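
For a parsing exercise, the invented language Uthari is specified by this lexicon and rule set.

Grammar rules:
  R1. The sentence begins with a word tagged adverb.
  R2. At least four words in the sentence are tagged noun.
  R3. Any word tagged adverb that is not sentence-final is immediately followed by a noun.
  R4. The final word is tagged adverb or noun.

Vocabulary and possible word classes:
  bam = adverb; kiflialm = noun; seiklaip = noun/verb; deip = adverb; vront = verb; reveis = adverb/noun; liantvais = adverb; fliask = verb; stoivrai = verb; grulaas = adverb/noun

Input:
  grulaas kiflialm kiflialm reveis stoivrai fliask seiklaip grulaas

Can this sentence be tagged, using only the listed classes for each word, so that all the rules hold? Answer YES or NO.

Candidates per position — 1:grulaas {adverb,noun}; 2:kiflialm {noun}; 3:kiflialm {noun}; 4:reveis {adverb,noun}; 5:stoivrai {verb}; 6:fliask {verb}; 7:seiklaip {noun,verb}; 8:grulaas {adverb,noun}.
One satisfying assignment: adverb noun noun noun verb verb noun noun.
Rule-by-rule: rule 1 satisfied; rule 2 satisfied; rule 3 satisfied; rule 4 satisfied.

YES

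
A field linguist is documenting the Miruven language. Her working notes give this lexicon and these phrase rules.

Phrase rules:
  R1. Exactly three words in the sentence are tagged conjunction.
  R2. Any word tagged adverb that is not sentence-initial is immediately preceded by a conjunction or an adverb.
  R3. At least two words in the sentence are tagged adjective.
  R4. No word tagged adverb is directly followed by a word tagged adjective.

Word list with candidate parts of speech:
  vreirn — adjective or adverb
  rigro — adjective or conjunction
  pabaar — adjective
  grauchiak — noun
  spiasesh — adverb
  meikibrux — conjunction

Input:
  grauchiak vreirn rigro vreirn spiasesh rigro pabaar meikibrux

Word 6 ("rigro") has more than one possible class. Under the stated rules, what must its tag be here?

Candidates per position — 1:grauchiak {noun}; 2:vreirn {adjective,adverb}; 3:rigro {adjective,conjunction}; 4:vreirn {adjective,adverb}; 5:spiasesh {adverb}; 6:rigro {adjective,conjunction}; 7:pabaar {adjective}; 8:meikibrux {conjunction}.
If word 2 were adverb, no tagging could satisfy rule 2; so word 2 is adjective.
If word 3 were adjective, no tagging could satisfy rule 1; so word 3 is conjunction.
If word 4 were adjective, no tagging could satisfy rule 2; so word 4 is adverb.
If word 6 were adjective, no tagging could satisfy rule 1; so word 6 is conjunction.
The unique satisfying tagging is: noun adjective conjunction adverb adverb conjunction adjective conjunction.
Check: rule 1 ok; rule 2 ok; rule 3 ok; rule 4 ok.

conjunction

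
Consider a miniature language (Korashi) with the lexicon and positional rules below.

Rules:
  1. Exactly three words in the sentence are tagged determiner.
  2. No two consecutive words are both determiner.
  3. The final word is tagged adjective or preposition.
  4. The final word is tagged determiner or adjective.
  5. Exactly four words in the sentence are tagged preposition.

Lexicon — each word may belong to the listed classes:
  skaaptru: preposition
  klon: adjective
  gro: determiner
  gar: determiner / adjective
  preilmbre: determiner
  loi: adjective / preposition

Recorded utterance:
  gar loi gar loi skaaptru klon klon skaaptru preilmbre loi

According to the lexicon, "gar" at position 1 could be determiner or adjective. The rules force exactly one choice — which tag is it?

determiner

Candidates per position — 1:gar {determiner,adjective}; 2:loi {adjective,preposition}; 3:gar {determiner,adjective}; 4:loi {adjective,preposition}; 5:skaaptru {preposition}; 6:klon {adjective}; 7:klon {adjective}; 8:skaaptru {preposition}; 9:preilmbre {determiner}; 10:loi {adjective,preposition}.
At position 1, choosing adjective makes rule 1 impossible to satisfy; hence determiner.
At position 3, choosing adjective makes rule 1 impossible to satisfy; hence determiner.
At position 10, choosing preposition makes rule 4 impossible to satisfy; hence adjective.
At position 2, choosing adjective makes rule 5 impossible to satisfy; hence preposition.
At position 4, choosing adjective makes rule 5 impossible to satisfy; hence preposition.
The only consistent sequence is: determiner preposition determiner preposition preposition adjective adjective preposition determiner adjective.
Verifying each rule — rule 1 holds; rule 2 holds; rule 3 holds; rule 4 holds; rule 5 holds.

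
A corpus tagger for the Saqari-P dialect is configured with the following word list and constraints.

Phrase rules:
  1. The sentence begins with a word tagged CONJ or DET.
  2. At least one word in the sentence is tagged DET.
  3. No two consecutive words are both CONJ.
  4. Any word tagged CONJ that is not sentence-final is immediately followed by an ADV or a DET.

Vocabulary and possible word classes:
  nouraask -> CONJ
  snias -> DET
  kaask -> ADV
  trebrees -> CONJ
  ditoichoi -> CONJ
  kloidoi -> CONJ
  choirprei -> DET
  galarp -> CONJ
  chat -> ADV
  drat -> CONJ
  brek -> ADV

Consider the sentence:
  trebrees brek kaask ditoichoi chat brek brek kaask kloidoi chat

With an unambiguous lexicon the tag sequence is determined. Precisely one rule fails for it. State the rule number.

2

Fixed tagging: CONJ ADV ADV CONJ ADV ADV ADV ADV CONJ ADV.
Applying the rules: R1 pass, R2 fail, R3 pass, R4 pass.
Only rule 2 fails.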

## WHAT IS EXPECTED
The answer must reproduce all of the entries exactly.

## TASK RESPONSE
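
For a parsing exercise, the invented language Uthari is specified by this lexicon and rule set.

Grammar rules:
  R1. The sentence begins with a word tagged adverb.
  R2. At least four words in the sentence are tagged noun.
  R3. Any word tagged adverb that is not sentence-final is immediately followed by a noun.
  R4. The final word is tagged adverb or noun.

Vocabulary and possible word classes:
  bam = adverb; kiflialm = noun; seiklaip = noun/verb; deip = adverb; vront = verb; reveis = adverb/noun; liantvais = adverb; fliask = verb; stoivrai = verb; grulaas = adverb/noun

Input:
  grulaas kiflialm kiflialm reveis stoivrai fliask seiklaip grulaas

Can this sentence be tagged, using only the listed classes for each word, so that all the rules hold? Answer YES or NO.

Candidates per position — 1:grulaas {adverb,noun}; 2:kiflialm {noun}; 3:kiflialm {noun}; 4:reveis {adverb,noun}; 5:stoivrai {verb}; 6:fliask {verb}; 7:seiklaip {noun,verb}; 8:grulaas {adverb,noun}.
One satisfying assignment: adverb noun noun noun verb verb noun noun.
Rule-by-rule: rule 1 satisfied; rule 2 satisfied; rule 3 satisfied; rule 4 satisfied.

YES

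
A field linguist is documenting the Miruven language. Her working notes give this lexicon and these phrase rules.

Phrase rules:
  R1. Exactly three words in the sentence are tagged conjunction.
  R2. Any word tagged adverb that is not sentence-initial is immediately preceded by a conjunction or an adverb.
  R3. At least two words in the sentence are tagged adjective.
  R4. No word tagged adverb is directly followed by a word tagged adjective.

Word list with candidate parts of speech:
  vreirn — adjective or adverb
  rigro — adjective or conjunction
  pabaar — adjective
  grauchiak — noun
  spiasesh — adverb
  meikibrux — conjunction

Input:
  grauchiak vreirn rigro vreirn spiasesh rigro pabaar meikibrux

Word 6 ("rigro") has more than one possible class. Under the stated rules, what must its tag be here?

Candidates per position — 1:grauchiak {noun}; 2:vreirn {adjective,adverb}; 3:rigro {adjective,conjunction}; 4:vreirn {adjective,adverb}; 5:spiasesh {adverb}; 6:rigro {adjective,conjunction}; 7:pabaar {adjective}; 8:meikibrux {conjunction}.
If word 2 were adverb, no tagging could satisfy rule 2; so word 2 is adjective.
If word 3 were adjective, no tagging could satisfy rule 1; so word 3 is conjunction.
If word 4 were adjective, no tagging could satisfy rule 2; so word 4 is adverb.
If word 6 were adjective, no tagging could satisfy rule 1; so word 6 is conjunction.
The unique satisfying tagging is: noun adjective conjunction adverb adverb conjunction adjective conjunction.
Check: rule 1 ok; rule 2 ok; rule 3 ok; rule 4 ok.

conjunction

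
Consider a miniature language (Korashi) with the lexicon and positional rules below.

Rules:
  1. Exactly three words in the sentence are tagged determiner.
  2. No two consecutive words are both determiner.
  3. The final word is tagged adjective or preposition.
  4. The final word is tagged determiner or adjective.
  5. Exactly four words in the sentence are tagged preposition.

Lexicon — each word may belong to the listed classes:
  skaaptru: preposition
  klon: adjective
  gro: determiner
  gar: determiner / adjective
  preilmbre: determiner
  loi: adjective / preposition

Recorded utterance:
  gar loi gar loi skaaptru klon klon skaaptru preilmbre loi

According to the lexicon, "gar" at position 1 could be determiner or adjective. The rules force exactly one choice — which tag is it?

determiner

Candidates per position — 1:gar {determiner,adjective}; 2:loi {adjective,preposition}; 3:gar {determiner,adjective}; 4:loi {adjective,preposition}; 5:skaaptru {preposition}; 6:klon {adjective}; 7:klon {adjective}; 8:skaaptru {preposition}; 9:preilmbre {determiner}; 10:loi {adjective,preposition}.
At position 1, choosing adjective makes rule 1 impossible to satisfy; hence determiner.
At position 3, choosing adjective makes rule 1 impossible to satisfy; hence determiner.
At position 10, choosing preposition makes rule 4 impossible to satisfy; hence adjective.
At position 2, choosing adjective makes rule 5 impossible to satisfy; hence preposition.
At position 4, choosing adjective makes rule 5 impossible to satisfy; hence preposition.
The only consistent sequence is: determiner preposition determiner preposition preposition adjective adjective preposition determiner adjective.
Verifying each rule — rule 1 holds; rule 2 holds; rule 3 holds; rule 4 holds; rule 5 holds.

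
A corpus tagger for the Saqari-P dialect is configured with the following word list and constraints.

Phrase rules:
  1. The sentence begins with a word tagged CONJ or DET.
  2. At least one word in the sentence is tagged DET.
  3. No two consecutive words are both CONJ.
  4. Any word tagged CONJ that is not sentence-final is immediately followed by an ADV or a DET.

Vocabulary and possible word classes:
  nouraask -> CONJ
  snias -> DET
  kaask -> ADV
  trebrees -> CONJ
  ditoichoi -> CONJ
  kloidoi -> CONJ
  choirprei -> DET
  galarp -> CONJ
  chat -> ADV
  drat -> CONJ
  brek -> ADV

Consider the sentence:
  trebrees brek kaask ditoichoi chat brek brek kaask kloidoi chat

With an unambiguous lexicon the tag sequence is determined. Precisely one rule fails for it. State the rule number.

2

Fixed tagging: CONJ ADV ADV CONJ ADV ADV ADV ADV CONJ ADV.
Applying the rules: R1 pass, R2 fail, R3 pass, R4 pass.
Only rule 2 fails.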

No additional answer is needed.